** Data shown follows **
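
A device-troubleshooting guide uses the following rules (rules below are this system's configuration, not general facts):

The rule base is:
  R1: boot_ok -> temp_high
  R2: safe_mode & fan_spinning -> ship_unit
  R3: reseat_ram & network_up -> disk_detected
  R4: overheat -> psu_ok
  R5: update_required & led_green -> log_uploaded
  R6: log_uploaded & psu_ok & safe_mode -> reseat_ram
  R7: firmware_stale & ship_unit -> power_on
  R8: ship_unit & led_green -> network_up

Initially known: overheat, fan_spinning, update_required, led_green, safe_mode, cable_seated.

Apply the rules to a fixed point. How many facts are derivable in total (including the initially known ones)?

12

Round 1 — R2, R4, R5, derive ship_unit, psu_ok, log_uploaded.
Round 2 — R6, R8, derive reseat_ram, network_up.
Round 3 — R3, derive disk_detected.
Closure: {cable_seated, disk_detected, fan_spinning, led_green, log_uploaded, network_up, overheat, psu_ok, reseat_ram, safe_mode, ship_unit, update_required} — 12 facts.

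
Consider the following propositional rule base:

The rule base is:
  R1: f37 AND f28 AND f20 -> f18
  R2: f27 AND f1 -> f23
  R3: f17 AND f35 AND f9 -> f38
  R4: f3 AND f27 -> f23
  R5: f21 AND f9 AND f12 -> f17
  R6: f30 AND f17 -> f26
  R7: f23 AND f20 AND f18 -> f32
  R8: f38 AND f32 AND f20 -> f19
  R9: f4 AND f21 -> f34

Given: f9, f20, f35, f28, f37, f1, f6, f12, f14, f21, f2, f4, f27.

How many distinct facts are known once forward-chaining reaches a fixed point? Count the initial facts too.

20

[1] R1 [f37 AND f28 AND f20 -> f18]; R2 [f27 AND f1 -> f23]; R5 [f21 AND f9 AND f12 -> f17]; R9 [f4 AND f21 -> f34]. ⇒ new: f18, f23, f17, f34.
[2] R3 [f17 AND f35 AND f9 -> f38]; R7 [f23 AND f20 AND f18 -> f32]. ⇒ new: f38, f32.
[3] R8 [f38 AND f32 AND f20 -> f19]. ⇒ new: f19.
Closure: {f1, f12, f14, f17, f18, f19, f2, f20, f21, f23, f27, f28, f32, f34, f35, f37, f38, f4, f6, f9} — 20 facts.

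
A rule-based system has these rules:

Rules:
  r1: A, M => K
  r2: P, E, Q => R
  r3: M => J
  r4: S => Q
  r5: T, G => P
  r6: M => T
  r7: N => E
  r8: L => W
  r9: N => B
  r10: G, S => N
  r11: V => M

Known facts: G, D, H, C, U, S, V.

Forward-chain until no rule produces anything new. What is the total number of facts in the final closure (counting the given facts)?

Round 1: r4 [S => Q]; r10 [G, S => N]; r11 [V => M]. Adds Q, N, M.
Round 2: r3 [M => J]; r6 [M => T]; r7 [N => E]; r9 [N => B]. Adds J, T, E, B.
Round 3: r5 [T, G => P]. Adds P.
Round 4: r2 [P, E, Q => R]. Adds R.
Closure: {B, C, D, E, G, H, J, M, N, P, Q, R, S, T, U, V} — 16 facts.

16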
** End of Data shown **
> _Task instructions_
Pull out the lines above in which the word "following" appears.

> _Final answer_
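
A device-troubleshooting guide uses the following rules (rules below are this system's configuration, not general facts):
Consider the following propositional rule base: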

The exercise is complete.